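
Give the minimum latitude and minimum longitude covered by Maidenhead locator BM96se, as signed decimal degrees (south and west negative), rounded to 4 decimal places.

Field B=1, M=12: +1·20° lon, +12·10° lat → SW at lon -160°, lat 30°.
Square 9, 6: +9·2° lon, +6·1° lat → SW at lon -142°, lat 36°.
Subsquare s=18, e=4: +18·0.0833333° lon, +4·0.0416667° lat → SW at lon -140.5°, lat 36.1667°.
latitude 36.1667, longitude -140.5000.

36.1667, -140.5000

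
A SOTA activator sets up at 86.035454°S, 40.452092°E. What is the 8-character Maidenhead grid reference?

LA03fx41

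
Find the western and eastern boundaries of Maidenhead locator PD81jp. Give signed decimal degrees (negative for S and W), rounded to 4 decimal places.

136.7500, 136.8333

Field P=15, D=3: +15·20° lon, +3·10° lat → SW at lon 120°, lat -60°.
Square 8, 1: +8·2° lon, +1·1° lat → SW at lon 136°, lat -59°.
Subsquare j=9, p=15: +9·0.0833333° lon, +15·0.0416667° lat → SW at lon 136.75°, lat -58.375°.
Cell spans 0.0833333° lon × 0.0416667° lat.
west 136.7500, east 136.8333.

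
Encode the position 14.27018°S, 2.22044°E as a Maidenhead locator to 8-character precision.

Add 180° to longitude and 90° to latitude: 182.22044, 75.72982.
Field: 182.22044/20 → 9 → J, 75.72982/10 → 7 → H; chars JH.
Square: 2.22044/2 → 1, 5.72982/1 → 5; chars 15.
Subsquare: 0.22044/0.0833333 → 2 → c, 0.72982/0.0416667 → 17 → r; chars cr.
Extended square: 0.05377/0.00833333 → 6, 0.02149/0.00416667 → 5; chars 65.

JH15cr65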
◆ ◆ ◆ ◆ ◆ ◆ ◆
- What you are asked to do -
What you return should consist solely of the lines from the one containing "Encode the position" through the end of the entries above, reproduced exactly.

- Output of the exercise -
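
Encode the position 14.27018°S, 2.22044°E as a Maidenhead locator to 8-character precision.

Add 180° to longitude and 90° to latitude: 182.22044, 75.72982.
Field: 182.22044/20 → 9 → J, 75.72982/10 → 7 → H; chars JH.
Square: 2.22044/2 → 1, 5.72982/1 → 5; chars 15.
Subsquare: 0.22044/0.0833333 → 2 → c, 0.72982/0.0416667 → 17 → r; chars cr.
Extended square: 0.05377/0.00833333 → 6, 0.02149/0.00416667 → 5; chars 65.

JH15cr65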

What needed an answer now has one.